Your objective: In the records below, find the line that contains "46368, 75025, ....", then transcribe it and every later line exactly, stopping at the final line.

Provided data:

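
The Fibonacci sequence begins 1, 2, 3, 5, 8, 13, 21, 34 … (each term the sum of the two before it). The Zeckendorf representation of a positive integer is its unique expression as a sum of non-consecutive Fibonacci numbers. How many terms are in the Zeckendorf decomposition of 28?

3

take 21 (≤ 28); 28 − 21 = 7
take 5 (≤ 7); 7 − 5 = 2
take 2 (≤ 2); 2 − 2 = 0
28 = 21 + 5 + 2, which has 3 terms.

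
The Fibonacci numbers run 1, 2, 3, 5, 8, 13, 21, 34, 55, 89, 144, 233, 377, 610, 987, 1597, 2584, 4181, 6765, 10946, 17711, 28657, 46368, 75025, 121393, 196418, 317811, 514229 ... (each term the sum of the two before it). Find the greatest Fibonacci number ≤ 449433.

317811

317811 ≤ 449433 < 514229, so the largest Fibonacci number not exceeding 449433 is 317811.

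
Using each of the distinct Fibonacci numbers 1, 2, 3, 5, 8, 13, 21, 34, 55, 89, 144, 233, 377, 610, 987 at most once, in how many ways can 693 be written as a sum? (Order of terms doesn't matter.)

Starting from the Zeckendorf form and repeatedly splitting a term F_k into F_{k−1} + F_{k−2} (when neither is already used) reaches every representation.
693 = 610+55+21+5+2 = 610+55+13+8+5+2 = 377+233+55+21+5+2 = 610+34+21+13+8+5+2 = 377+233+55+13+8+5+2 = … (4 more), for 9 in all.

9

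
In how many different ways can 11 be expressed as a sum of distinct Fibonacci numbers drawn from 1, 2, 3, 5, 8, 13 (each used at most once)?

3

11 = 8+3 = 8+2+1 = 5+3+2+1 — 3 representations.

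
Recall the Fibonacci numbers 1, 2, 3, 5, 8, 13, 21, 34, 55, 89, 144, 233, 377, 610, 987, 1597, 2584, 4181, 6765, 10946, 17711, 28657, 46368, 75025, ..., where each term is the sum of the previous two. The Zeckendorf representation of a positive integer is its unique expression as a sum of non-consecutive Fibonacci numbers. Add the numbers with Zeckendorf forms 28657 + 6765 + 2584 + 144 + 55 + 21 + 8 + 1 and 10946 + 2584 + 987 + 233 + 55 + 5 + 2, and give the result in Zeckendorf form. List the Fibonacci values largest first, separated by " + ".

The two numbers are 38235 and 14812, so their sum is 53047.
Repeatedly subtract the largest Fibonacci number that fits:
46368 ≤ 53047 < 75025, so take 46368; remainder 6679
4181 ≤ 6679 < 6765, so take 4181; remainder 2498
1597 ≤ 2498 < 2584, so take 1597; remainder 901
610 ≤ 901 < 987, so take 610; remainder 291
233 ≤ 291 < 377, so take 233; remainder 58
55 ≤ 58 < 89, so take 55; remainder 3
3 ≤ 3 < 5, so take 3; remainder 0

46368 + 4181 + 1597 + 610 + 233 + 55 + 3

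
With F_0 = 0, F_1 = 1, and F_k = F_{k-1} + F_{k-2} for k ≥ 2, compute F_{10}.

55

Iterating the recurrence up to F_{3} = 2 and F_{2} = 1:
F_{4} = F_{3} + F_{2} = 2 + 1 = 3
F_{5} = F_{4} + F_{3} = 3 + 2 = 5
F_{6} = F_{5} + F_{4} = 5 + 3 = 8
F_{7} = F_{6} + F_{5} = 8 + 5 = 13
F_{8} = F_{7} + F_{6} = 13 + 8 = 21
F_{9} = F_{8} + F_{7} = 21 + 13 = 34
F_{10} = F_{9} + F_{8} = 34 + 21 = 55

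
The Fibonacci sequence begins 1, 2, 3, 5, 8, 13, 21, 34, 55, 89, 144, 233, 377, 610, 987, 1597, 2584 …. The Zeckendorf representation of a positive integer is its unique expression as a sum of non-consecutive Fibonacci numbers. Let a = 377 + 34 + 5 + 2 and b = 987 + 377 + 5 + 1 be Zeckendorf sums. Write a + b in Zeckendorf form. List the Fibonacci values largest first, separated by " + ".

The two numbers are 418 and 1370, so their sum is 1788.
subtract 1597 from 1788: 191 remains
subtract 144 from 191: 47 remains
subtract 34 from 47: 13 remains
subtract 13 from 13: 0 remains

1597 + 144 + 34 + 13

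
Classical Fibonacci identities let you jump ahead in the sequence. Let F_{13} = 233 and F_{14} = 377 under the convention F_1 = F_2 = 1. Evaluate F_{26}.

By the doubling identity F_{2k} = F_k(2F_{k+1} − F_k): F_{26} = 233·(2·377 − 233) = 233·521 = 121393.

121393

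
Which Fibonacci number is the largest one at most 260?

233

233 ≤ 260 < 377, so the largest Fibonacci number not exceeding 260 is 233.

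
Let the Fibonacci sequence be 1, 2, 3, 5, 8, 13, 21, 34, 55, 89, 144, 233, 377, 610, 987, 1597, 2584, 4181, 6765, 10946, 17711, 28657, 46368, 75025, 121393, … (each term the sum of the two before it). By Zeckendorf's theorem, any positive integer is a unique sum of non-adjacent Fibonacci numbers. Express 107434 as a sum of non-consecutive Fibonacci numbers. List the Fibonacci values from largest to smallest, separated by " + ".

75025 + 28657 + 2584 + 987 + 144 + 34 + 3

Greedily peel off the largest Fibonacci term at each step:
107434: greatest Fibonacci not exceeding it is 75025, leaving 32409
32409: greatest Fibonacci not exceeding it is 28657, leaving 3752
3752: greatest Fibonacci not exceeding it is 2584, leaving 1168
1168: greatest Fibonacci not exceeding it is 987, leaving 181
181: greatest Fibonacci not exceeding it is 144, leaving 37
37: greatest Fibonacci not exceeding it is 34, leaving 3
3: greatest Fibonacci not exceeding it is 3, leaving 0
So 107434 = 75025 + 28657 + 2584 + 987 + 144 + 34 + 3, with no two terms consecutive in the sequence.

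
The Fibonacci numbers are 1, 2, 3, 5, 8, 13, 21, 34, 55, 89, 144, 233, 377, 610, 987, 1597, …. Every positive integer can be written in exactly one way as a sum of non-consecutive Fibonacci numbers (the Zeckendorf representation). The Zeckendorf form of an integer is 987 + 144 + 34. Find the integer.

987 + 144 + 34 = 1165.

1165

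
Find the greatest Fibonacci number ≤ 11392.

10946 ≤ 11392 < 17711, so the largest Fibonacci number not exceeding 11392 is 10946.

10946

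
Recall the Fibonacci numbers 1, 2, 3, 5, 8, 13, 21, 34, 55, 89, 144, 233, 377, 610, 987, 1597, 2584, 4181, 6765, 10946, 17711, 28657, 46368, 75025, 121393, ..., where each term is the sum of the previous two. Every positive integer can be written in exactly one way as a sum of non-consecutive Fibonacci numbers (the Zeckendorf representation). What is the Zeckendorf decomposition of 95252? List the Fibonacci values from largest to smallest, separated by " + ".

75025 ≤ 95252 < 121393, so take 75025; remainder 20227
17711 ≤ 20227 < 28657, so take 17711; remainder 2516
1597 ≤ 2516 < 2584, so take 1597; remainder 919
610 ≤ 919 < 987, so take 610; remainder 309
233 ≤ 309 < 377, so take 233; remainder 76
55 ≤ 76 < 89, so take 55; remainder 21
21 ≤ 21 < 34, so take 21; remainder 0
So 95252 = 75025 + 17711 + 1597 + 610 + 233 + 55 + 21, with no two terms consecutive in the sequence.

75025 + 17711 + 1597 + 610 + 233 + 55 + 21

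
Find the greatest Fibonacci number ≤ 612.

610

610 ≤ 612 < 987, so the largest Fibonacci number not exceeding 612 is 610.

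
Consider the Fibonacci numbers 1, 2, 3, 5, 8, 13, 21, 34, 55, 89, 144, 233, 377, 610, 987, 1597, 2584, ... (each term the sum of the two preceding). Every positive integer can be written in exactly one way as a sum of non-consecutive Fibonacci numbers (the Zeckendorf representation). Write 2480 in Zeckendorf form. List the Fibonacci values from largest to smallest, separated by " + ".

1597 + 610 + 233 + 34 + 5 + 1

Repeatedly subtract the largest Fibonacci number that fits:
largest Fibonacci ≤ 2480 is 1597; 2480 − 1597 = 883
largest Fibonacci ≤ 883 is 610; 883 − 610 = 273
largest Fibonacci ≤ 273 is 233; 273 − 233 = 40
largest Fibonacci ≤ 40 is 34; 40 − 34 = 6
largest Fibonacci ≤ 6 is 5; 6 − 5 = 1
largest Fibonacci ≤ 1 is 1; 1 − 1 = 0
So 2480 = 1597 + 610 + 233 + 34 + 5 + 1, with no two terms consecutive in the sequence.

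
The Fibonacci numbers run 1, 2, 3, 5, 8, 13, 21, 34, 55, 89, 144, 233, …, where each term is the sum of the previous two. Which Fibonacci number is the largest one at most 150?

144 ≤ 150 < 233, so the largest Fibonacci number not exceeding 150 is 144.

144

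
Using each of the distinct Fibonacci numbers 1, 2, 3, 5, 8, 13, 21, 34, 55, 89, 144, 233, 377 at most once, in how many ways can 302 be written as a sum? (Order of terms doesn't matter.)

Starting from the Zeckendorf form and repeatedly splitting a term F_k into F_{k−1} + F_{k−2} (when neither is already used) reaches every representation.
302 = 233+55+13+1 = 233+55+8+5+1 = 233+34+21+13+1 = 144+89+55+13+1 = 233+55+8+3+2+1 = … (7 more), for 12 in all.

12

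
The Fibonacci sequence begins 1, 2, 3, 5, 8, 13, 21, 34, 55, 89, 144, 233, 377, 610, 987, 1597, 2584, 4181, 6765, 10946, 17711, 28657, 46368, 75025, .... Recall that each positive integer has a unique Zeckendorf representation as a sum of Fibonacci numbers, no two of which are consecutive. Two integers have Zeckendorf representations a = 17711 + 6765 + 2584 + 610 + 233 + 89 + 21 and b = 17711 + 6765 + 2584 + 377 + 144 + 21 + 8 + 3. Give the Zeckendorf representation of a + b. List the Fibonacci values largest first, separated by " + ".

The two numbers are 28013 and 27613, so their sum is 55626.
Greedily peel off the largest Fibonacci term at each step:
55626 − 46368 = 9258
9258 − 6765 = 2493
2493 − 1597 = 896
896 − 610 = 286
286 − 233 = 53
53 − 34 = 19
19 − 13 = 6
6 − 5 = 1
1 − 1 = 0

46368 + 6765 + 1597 + 610 + 233 + 34 + 13 + 5 + 1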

Solution to the problem:
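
The Fibonacci sequence begins 1, 2, 3, 5, 8, 13, 21, 34, 55, 89, 144, 233, 377, 610, 987, 1597, 2584, 4181, 6765, 10946, 17711, 28657, 46368, 75025, .... Recall that each positive integer has a unique Zeckendorf representation as a sum of Fibonacci numbers, no two of which are consecutive. Two integers have Zeckendorf representations a = 17711 + 6765 + 2584 + 610 + 233 + 89 + 21 and b = 17711 + 6765 + 2584 + 377 + 144 + 21 + 8 + 3. Give the Zeckendorf representation of a + b. List the Fibonacci values largest first, separated by " + ".

The two numbers are 28013 and 27613, so their sum is 55626.
Greedily peel off the largest Fibonacci term at each step:
55626 − 46368 = 9258
9258 − 6765 = 2493
2493 − 1597 = 896
896 − 610 = 286
286 − 233 = 53
53 − 34 = 19
19 − 13 = 6
6 − 5 = 1
1 − 1 = 0

46368 + 6765 + 1597 + 610 + 233 + 34 + 13 + 5 + 1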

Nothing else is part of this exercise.